● **What you will do**
Write out all of the entries exactly, please.

[Records for this exercise — start]

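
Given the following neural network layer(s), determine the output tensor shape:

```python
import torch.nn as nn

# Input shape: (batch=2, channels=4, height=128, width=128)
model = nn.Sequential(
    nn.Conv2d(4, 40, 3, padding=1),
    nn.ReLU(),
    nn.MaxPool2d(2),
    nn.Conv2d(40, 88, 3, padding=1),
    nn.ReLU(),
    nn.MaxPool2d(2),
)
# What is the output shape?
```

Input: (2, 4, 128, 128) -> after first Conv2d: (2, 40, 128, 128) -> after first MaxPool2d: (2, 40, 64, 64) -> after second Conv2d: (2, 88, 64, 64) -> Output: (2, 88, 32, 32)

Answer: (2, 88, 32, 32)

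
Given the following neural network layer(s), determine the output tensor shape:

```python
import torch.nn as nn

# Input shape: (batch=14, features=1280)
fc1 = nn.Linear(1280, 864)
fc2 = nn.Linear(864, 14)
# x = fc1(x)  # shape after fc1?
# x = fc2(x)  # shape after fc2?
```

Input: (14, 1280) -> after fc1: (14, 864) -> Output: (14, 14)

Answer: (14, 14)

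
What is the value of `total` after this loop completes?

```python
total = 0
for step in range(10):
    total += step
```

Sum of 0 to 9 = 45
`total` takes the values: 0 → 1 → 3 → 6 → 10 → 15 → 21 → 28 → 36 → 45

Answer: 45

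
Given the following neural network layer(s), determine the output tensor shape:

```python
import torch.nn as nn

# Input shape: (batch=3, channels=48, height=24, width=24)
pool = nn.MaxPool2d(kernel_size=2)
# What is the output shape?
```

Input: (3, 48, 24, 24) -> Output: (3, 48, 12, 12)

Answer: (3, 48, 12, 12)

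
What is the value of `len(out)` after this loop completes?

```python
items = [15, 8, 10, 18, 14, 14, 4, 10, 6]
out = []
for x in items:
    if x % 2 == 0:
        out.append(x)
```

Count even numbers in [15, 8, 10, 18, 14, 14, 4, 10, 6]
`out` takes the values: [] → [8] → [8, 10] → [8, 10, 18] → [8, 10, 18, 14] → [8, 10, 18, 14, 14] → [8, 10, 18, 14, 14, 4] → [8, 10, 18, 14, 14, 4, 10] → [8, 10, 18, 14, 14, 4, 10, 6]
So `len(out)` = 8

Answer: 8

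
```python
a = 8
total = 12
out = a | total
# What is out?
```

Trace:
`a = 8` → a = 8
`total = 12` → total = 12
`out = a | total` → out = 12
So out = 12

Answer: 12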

[Records for this exercise — finish]

● **Task answer**
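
Given the following neural network layer(s), determine the output tensor shape:

```python
import torch.nn as nn

# Input shape: (batch=2, channels=4, height=128, width=128)
model = nn.Sequential(
    nn.Conv2d(4, 40, 3, padding=1),
    nn.ReLU(),
    nn.MaxPool2d(2),
    nn.Conv2d(40, 88, 3, padding=1),
    nn.ReLU(),
    nn.MaxPool2d(2),
)
# What is the output shape?
```

Input: (2, 4, 128, 128) -> after first Conv2d: (2, 40, 128, 128) -> after first MaxPool2d: (2, 40, 64, 64) -> after second Conv2d: (2, 88, 64, 64) -> Output: (2, 88, 32, 32)

Answer: (2, 88, 32, 32)

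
Given the following neural network layer(s), determine the output tensor shape:

```python
import torch.nn as nn

# Input shape: (batch=14, features=1280)
fc1 = nn.Linear(1280, 864)
fc2 = nn.Linear(864, 14)
# x = fc1(x)  # shape after fc1?
# x = fc2(x)  # shape after fc2?
```

Input: (14, 1280) -> after fc1: (14, 864) -> Output: (14, 14)

Answer: (14, 14)

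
What is the value of `total` after this loop completes?

```python
total = 0
for step in range(10):
    total += step
```

Sum of 0 to 9 = 45
`total` takes the values: 0 → 1 → 3 → 6 → 10 → 15 → 21 → 28 → 36 → 45

Answer: 45

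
Given the following neural network layer(s), determine the output tensor shape:

```python
import torch.nn as nn

# Input shape: (batch=3, channels=48, height=24, width=24)
pool = nn.MaxPool2d(kernel_size=2)
# What is the output shape?
```

Input: (3, 48, 24, 24) -> Output: (3, 48, 12, 12)

Answer: (3, 48, 12, 12)

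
What is the value of `len(out)` after this loop completes?

```python
items = [15, 8, 10, 18, 14, 14, 4, 10, 6]
out = []
for x in items:
    if x % 2 == 0:
        out.append(x)
```

Count even numbers in [15, 8, 10, 18, 14, 14, 4, 10, 6]
`out` takes the values: [] → [8] → [8, 10] → [8, 10, 18] → [8, 10, 18, 14] → [8, 10, 18, 14, 14] → [8, 10, 18, 14, 14, 4] → [8, 10, 18, 14, 14, 4, 10] → [8, 10, 18, 14, 14, 4, 10, 6]
So `len(out)` = 8

Answer: 8

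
```python
a = 8
total = 12
out = a | total
# What is out?
```

Trace:
`a = 8` → a = 8
`total = 12` → total = 12
`out = a | total` → out = 12
So out = 12

Answer: 12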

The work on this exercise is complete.